> **WORK INSTRUCTION**: Copy out, from the entries below, each line that holds the string "Answer".

::: DATA UNDER STUDY

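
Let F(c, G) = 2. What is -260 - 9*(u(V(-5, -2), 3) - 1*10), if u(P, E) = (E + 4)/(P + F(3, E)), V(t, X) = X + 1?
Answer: -233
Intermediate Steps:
V(t, X) = 1 + X
u(P, E) = (4 + E)/(2 + P) (u(P, E) = (E + 4)/(P + 2) = (4 + E)/(2 + P))
-260 - 9*(u(V(-5, -2), 3) - 1*10) = -260 - 9*((4 + 3)/(2 + (1 - 2)) - 1*10) = -260 - 9*(7/(2 - 1) - 10) = -260 - 9*(7/1 - 10) = -260 - 9*(1*7 - 10) = -260 - 9*(7 - 10) = -260 - 9*(-3) = -260 - 1*(-27) = -260 + 27 = -233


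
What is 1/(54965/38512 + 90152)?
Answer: 38512/3471988789 ≈ 1.1092e-5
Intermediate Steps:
1/(54965/38512 + 90152) = 1/(3471988789/38512) = 38512/3471988789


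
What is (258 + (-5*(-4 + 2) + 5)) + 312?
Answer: 585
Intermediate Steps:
(258 + (-5*(-4 + 2) + 5)) + 312 = (258 + (-5*(-2) + 5)) + 312 = (258 + (10 + 5)) + 312 = (258 + 15) + 312 = 273 + 312 = 585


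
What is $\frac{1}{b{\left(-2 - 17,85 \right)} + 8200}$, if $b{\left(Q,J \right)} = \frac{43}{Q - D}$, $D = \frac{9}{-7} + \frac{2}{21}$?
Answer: $\frac{374}{3065897} \approx 0.00012199$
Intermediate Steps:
$D = - \frac{25}{21}$ ($D = 9 \left(- \frac{1}{7}\right) + 2 \cdot \frac{1}{21} = - \frac{9}{7} + \frac{2}{21} = - \frac{25}{21} \approx -1.1905$)
$b{\left(Q,J \right)} = \frac{43}{\frac{25}{21} + Q}$ ($b{\left(Q,J \right)} = \frac{43}{Q - - \frac{25}{21}} = \frac{43}{Q + \frac{25}{21}} = \frac{43}{\frac{25}{21} + Q}$)
$\frac{1}{b{\left(-2 - 17,85 \right)} + 8200} = \frac{1}{\frac{903}{25 + 21 \left(-2 - 17\right)} + 8200} = \frac{1}{\frac{903}{25 + 21 \left(-19\right)} + 8200} = \frac{1}{\frac{903}{25 - 399} + 8200} = \frac{1}{\frac{903}{-374} + 8200} = \frac{1}{903 \left(- \frac{1}{374}\right) + 8200} = \frac{1}{- \frac{903}{374} + 8200} = \frac{1}{\frac{3065897}{374}} = \frac{374}{3065897}$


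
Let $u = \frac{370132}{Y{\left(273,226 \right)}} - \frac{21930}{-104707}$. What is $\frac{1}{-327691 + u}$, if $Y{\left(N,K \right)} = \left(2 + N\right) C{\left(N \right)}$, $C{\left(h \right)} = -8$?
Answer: $- \frac{57588850}{18881024636681} \approx -3.0501 \cdot 10^{-6}$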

::::::

> **RESPONSE BOX**:
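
Answer: -233
Answer: 38512/3471988789 ≈ 1.1092e-5
Answer: 585
Answer: $\frac{374}{3065897} \approx 0.00012199$
Answer: $- \frac{57588850}{18881024636681} \approx -3.0501 \cdot 10^{-6}$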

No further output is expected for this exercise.